PROBLEM STATEMENT: Where in the entries below does "DataFrame" appear? Copy every line that has it.
======== EXTRACTED DATA
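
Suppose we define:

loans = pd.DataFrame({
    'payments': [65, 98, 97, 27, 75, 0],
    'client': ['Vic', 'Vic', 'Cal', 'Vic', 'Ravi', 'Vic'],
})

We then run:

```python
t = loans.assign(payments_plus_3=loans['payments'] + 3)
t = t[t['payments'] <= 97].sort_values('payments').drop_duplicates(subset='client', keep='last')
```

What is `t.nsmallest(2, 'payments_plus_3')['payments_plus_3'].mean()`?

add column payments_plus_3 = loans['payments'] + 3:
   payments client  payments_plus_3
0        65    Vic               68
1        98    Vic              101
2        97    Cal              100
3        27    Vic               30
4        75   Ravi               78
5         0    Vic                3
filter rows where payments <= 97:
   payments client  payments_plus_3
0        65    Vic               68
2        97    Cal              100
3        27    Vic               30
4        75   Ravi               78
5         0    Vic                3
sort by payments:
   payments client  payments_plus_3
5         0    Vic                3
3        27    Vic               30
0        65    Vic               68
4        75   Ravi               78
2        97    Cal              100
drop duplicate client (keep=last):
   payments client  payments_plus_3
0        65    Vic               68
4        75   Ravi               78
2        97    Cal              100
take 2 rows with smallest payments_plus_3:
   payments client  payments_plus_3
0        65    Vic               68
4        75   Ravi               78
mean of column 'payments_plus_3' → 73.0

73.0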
================
======== EXTRACTED DATA
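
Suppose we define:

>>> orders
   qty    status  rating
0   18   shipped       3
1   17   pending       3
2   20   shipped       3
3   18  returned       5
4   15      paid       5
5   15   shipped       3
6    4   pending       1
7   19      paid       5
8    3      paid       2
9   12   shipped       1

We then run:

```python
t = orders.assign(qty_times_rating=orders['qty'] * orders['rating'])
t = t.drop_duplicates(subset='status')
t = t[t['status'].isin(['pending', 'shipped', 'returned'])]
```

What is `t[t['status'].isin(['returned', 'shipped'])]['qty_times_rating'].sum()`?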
================
======== EXTRACTED DATA
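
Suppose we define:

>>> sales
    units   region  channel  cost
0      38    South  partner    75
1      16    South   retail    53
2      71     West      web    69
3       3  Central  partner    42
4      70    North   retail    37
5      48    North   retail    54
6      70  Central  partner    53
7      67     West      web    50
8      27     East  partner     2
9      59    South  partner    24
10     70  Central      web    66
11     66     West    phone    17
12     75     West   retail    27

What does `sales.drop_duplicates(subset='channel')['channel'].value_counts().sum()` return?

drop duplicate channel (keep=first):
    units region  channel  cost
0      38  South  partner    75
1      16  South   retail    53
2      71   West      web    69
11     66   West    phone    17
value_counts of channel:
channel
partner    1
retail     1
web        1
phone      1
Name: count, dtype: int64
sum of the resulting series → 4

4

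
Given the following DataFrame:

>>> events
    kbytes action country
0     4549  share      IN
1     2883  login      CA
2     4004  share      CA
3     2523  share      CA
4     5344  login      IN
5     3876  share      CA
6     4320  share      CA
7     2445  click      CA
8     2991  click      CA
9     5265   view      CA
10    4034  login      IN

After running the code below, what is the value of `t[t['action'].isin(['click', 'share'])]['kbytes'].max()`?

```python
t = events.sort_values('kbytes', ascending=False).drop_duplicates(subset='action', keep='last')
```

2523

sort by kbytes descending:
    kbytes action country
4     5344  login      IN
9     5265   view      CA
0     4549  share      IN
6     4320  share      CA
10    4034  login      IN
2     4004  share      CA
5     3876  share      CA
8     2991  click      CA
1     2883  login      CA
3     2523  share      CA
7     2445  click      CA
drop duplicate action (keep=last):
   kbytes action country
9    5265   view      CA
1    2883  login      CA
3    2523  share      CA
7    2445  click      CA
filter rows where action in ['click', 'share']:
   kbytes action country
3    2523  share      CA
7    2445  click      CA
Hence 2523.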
================
YOUR RESPONSE:
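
loans = pd.DataFrame({
Given the following DataFrame: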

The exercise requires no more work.